What the exercise asks ▸ Scan the data below. Pull out each line where "team" occurs.

===============

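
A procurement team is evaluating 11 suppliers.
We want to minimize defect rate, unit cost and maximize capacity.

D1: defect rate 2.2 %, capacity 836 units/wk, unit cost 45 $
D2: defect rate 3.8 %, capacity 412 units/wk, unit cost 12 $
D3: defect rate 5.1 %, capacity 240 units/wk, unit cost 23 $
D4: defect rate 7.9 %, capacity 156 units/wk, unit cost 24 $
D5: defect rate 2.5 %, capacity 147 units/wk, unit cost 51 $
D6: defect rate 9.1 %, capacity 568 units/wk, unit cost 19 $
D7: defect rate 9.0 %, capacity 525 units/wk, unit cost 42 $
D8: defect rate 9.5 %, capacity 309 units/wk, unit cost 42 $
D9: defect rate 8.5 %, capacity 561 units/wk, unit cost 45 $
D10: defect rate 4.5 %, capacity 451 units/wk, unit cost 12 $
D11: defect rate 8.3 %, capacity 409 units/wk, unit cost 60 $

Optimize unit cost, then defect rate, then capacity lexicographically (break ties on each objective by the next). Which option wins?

D2

First minimize unit cost: best is 12, kept {D2, D10}.
Then minimize defect rate: best is 3.8, kept {D2}.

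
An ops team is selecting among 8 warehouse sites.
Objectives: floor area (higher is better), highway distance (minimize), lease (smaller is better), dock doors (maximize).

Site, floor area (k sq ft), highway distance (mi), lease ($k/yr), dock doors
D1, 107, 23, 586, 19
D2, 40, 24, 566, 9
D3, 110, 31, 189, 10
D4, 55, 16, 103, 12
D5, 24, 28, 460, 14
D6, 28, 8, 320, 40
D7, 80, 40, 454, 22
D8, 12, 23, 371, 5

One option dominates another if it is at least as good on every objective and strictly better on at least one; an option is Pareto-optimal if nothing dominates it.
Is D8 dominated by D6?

Yes

D6 vs D8: floor area 28≥12, highway distance 8≤23, lease 320≤371, dock doors 40≥5 — D6 is at least as good on every objective with at least one strict improvement.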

===============

Exercise answer ▸
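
A procurement team is evaluating 11 suppliers.
An ops team is selecting among 8 warehouse sites.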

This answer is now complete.